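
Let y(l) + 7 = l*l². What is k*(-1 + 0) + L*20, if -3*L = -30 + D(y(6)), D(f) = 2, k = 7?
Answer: 539/3 ≈ 179.67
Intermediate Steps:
y(l) = -7 + l³ (y(l) = -7 + l*l² = -7 + l³)
L = 28/3 (L = -(-30 + 2)/3 = -⅓*(-28) = 28/3 ≈ 9.3333)
k*(-1 + 0) + L*20 = 7*(-1 + 0) + (28/3)*20 = 7*(-1) + 560/3 = -7 + 560/3 = 539/3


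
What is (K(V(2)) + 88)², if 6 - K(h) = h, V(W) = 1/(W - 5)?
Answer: 80089/9 ≈ 8898.8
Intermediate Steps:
V(W) = 1/(-5 + W)
K(h) = 6 - h
(K(V(2)) + 88)² = ((6 - 1/(-5 + 2)) + 88)² = ((6 - 1/(-3)) + 88)² = ((6 - 1*(-⅓)) + 88)² = ((6 + ⅓) + 88)² = (19/3 + 88)² = (283/3)² = 80089/9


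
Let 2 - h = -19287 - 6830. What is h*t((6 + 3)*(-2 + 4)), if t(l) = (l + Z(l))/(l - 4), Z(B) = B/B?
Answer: 496261/14 ≈ 35447.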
....
Task directions: Go through the data and return every record exactly.

Task response:
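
Let y(l) + 7 = l*l². What is k*(-1 + 0) + L*20, if -3*L = -30 + D(y(6)), D(f) = 2, k = 7?
Answer: 539/3 ≈ 179.67
Intermediate Steps:
y(l) = -7 + l³ (y(l) = -7 + l*l² = -7 + l³)
L = 28/3 (L = -(-30 + 2)/3 = -⅓*(-28) = 28/3 ≈ 9.3333)
k*(-1 + 0) + L*20 = 7*(-1 + 0) + (28/3)*20 = 7*(-1) + 560/3 = -7 + 560/3 = 539/3


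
What is (K(V(2)) + 88)², if 6 - K(h) = h, V(W) = 1/(W - 5)?
Answer: 80089/9 ≈ 8898.8
Intermediate Steps:
V(W) = 1/(-5 + W)
K(h) = 6 - h
(K(V(2)) + 88)² = ((6 - 1/(-5 + 2)) + 88)² = ((6 - 1/(-3)) + 88)² = ((6 - 1*(-⅓)) + 88)² = ((6 + ⅓) + 88)² = (19/3 + 88)² = (283/3)² = 80089/9


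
Let 2 - h = -19287 - 6830. What is h*t((6 + 3)*(-2 + 4)), if t(l) = (l + Z(l))/(l - 4), Z(B) = B/B?
Answer: 496261/14 ≈ 35447.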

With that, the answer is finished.